Task to complete ->
An exact reprint of all the records is the expected answer.

Source information ->
○ ○ ○ ○
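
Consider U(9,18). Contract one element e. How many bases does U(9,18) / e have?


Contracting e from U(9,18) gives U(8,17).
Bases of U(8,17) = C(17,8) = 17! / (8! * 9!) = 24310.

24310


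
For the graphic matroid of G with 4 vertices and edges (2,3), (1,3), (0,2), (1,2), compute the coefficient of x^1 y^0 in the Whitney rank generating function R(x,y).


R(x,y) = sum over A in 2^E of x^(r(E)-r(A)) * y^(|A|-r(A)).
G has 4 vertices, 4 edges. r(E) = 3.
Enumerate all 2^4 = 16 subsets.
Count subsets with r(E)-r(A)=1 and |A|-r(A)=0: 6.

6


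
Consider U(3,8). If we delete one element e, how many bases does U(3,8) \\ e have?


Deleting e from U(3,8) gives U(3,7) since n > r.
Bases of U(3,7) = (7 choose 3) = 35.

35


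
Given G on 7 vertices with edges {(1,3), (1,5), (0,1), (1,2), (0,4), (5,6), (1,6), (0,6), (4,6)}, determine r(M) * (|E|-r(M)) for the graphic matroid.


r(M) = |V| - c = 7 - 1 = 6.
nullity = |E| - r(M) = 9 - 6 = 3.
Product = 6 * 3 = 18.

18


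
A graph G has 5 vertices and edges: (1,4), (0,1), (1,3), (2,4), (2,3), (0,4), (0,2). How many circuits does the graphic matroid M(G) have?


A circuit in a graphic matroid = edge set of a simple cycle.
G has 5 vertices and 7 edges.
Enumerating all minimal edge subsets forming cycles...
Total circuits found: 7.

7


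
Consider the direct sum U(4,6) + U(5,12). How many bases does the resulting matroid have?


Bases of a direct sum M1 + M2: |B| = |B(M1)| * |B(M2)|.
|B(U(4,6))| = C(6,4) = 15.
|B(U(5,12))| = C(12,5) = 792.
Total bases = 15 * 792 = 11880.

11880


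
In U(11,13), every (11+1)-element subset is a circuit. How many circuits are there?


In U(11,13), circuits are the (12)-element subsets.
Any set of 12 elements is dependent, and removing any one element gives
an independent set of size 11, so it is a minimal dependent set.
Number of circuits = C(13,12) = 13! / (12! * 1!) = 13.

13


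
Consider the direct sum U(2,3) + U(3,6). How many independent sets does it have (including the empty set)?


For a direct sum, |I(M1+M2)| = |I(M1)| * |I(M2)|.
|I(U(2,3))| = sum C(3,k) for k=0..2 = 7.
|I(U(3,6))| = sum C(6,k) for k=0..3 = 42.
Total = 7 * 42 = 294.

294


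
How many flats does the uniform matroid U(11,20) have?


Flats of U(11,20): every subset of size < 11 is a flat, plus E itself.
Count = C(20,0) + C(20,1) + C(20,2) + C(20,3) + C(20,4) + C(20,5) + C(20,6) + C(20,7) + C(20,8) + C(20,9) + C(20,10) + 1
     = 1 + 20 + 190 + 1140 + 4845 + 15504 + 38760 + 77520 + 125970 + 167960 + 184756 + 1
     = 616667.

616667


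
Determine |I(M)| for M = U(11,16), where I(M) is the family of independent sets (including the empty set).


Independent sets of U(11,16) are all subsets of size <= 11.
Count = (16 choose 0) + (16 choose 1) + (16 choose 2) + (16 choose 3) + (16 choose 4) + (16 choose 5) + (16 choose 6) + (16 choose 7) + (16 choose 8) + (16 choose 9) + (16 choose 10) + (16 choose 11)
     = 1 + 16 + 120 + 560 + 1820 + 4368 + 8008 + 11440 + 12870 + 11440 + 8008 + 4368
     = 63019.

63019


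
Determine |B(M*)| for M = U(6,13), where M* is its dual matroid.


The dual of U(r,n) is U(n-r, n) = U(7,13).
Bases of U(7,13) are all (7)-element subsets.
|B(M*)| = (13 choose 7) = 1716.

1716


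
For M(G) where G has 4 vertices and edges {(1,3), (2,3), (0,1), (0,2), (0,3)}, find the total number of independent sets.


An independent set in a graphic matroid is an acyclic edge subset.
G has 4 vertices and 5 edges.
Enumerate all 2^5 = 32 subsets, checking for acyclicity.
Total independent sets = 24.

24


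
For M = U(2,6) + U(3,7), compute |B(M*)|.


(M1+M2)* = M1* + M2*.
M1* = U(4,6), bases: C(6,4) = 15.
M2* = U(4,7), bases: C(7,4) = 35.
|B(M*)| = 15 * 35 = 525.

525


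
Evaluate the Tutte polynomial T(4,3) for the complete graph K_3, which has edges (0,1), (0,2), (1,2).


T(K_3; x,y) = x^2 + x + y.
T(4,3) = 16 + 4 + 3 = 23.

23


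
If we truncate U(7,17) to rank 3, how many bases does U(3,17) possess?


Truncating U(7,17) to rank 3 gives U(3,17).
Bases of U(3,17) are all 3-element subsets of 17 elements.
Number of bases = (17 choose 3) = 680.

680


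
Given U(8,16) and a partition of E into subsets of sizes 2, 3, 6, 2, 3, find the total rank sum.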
○ ○ ○ ○
The answer ->
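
Consider U(9,18). Contract one element e. How many bases does U(9,18) / e have?


Contracting e from U(9,18) gives U(8,17).
Bases of U(8,17) = C(17,8) = 17! / (8! * 9!) = 24310.

24310


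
For the graphic matroid of G with 4 vertices and edges (2,3), (1,3), (0,2), (1,2), compute the coefficient of x^1 y^0 in the Whitney rank generating function R(x,y).


R(x,y) = sum over A in 2^E of x^(r(E)-r(A)) * y^(|A|-r(A)).
G has 4 vertices, 4 edges. r(E) = 3.
Enumerate all 2^4 = 16 subsets.
Count subsets with r(E)-r(A)=1 and |A|-r(A)=0: 6.

6


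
Consider U(3,8). If we delete one element e, how many bases does U(3,8) \\ e have?


Deleting e from U(3,8) gives U(3,7) since n > r.
Bases of U(3,7) = (7 choose 3) = 35.

35


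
Given G on 7 vertices with edges {(1,3), (1,5), (0,1), (1,2), (0,4), (5,6), (1,6), (0,6), (4,6)}, determine r(M) * (|E|-r(M)) for the graphic matroid.


r(M) = |V| - c = 7 - 1 = 6.
nullity = |E| - r(M) = 9 - 6 = 3.
Product = 6 * 3 = 18.

18


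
A graph G has 5 vertices and edges: (1,4), (0,1), (1,3), (2,4), (2,3), (0,4), (0,2). How many circuits does the graphic matroid M(G) have?


A circuit in a graphic matroid = edge set of a simple cycle.
G has 5 vertices and 7 edges.
Enumerating all minimal edge subsets forming cycles...
Total circuits found: 7.

7


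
Consider the direct sum U(4,6) + U(5,12). How many bases does the resulting matroid have?


Bases of a direct sum M1 + M2: |B| = |B(M1)| * |B(M2)|.
|B(U(4,6))| = C(6,4) = 15.
|B(U(5,12))| = C(12,5) = 792.
Total bases = 15 * 792 = 11880.

11880


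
In U(11,13), every (11+1)-element subset is a circuit. How many circuits are there?


In U(11,13), circuits are the (12)-element subsets.
Any set of 12 elements is dependent, and removing any one element gives
an independent set of size 11, so it is a minimal dependent set.
Number of circuits = C(13,12) = 13! / (12! * 1!) = 13.

13


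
Consider the direct sum U(2,3) + U(3,6). How many independent sets does it have (including the empty set)?


For a direct sum, |I(M1+M2)| = |I(M1)| * |I(M2)|.
|I(U(2,3))| = sum C(3,k) for k=0..2 = 7.
|I(U(3,6))| = sum C(6,k) for k=0..3 = 42.
Total = 7 * 42 = 294.

294


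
How many flats does the uniform matroid U(11,20) have?


Flats of U(11,20): every subset of size < 11 is a flat, plus E itself.
Count = C(20,0) + C(20,1) + C(20,2) + C(20,3) + C(20,4) + C(20,5) + C(20,6) + C(20,7) + C(20,8) + C(20,9) + C(20,10) + 1
     = 1 + 20 + 190 + 1140 + 4845 + 15504 + 38760 + 77520 + 125970 + 167960 + 184756 + 1
     = 616667.

616667


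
Determine |I(M)| for M = U(11,16), where I(M) is the family of independent sets (including the empty set).


Independent sets of U(11,16) are all subsets of size <= 11.
Count = (16 choose 0) + (16 choose 1) + (16 choose 2) + (16 choose 3) + (16 choose 4) + (16 choose 5) + (16 choose 6) + (16 choose 7) + (16 choose 8) + (16 choose 9) + (16 choose 10) + (16 choose 11)
     = 1 + 16 + 120 + 560 + 1820 + 4368 + 8008 + 11440 + 12870 + 11440 + 8008 + 4368
     = 63019.

63019


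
Determine |B(M*)| for M = U(6,13), where M* is its dual matroid.


The dual of U(r,n) is U(n-r, n) = U(7,13).
Bases of U(7,13) are all (7)-element subsets.
|B(M*)| = (13 choose 7) = 1716.

1716


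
For M(G) where G has 4 vertices and edges {(1,3), (2,3), (0,1), (0,2), (0,3)}, find the total number of independent sets.


An independent set in a graphic matroid is an acyclic edge subset.
G has 4 vertices and 5 edges.
Enumerate all 2^5 = 32 subsets, checking for acyclicity.
Total independent sets = 24.

24


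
For M = U(2,6) + U(3,7), compute |B(M*)|.


(M1+M2)* = M1* + M2*.
M1* = U(4,6), bases: C(6,4) = 15.
M2* = U(4,7), bases: C(7,4) = 35.
|B(M*)| = 15 * 35 = 525.

525


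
Evaluate the Tutte polynomial T(4,3) for the complete graph K_3, which has edges (0,1), (0,2), (1,2).


T(K_3; x,y) = x^2 + x + y.
T(4,3) = 16 + 4 + 3 = 23.

23


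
If we truncate U(7,17) to rank 3, how many bases does U(3,17) possess?


Truncating U(7,17) to rank 3 gives U(3,17).
Bases of U(3,17) are all 3-element subsets of 17 elements.
Number of bases = (17 choose 3) = 680.

680


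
Given U(8,16) and a partition of E into subsets of sizes 2, 3, 6, 2, 3, find the total rank sum.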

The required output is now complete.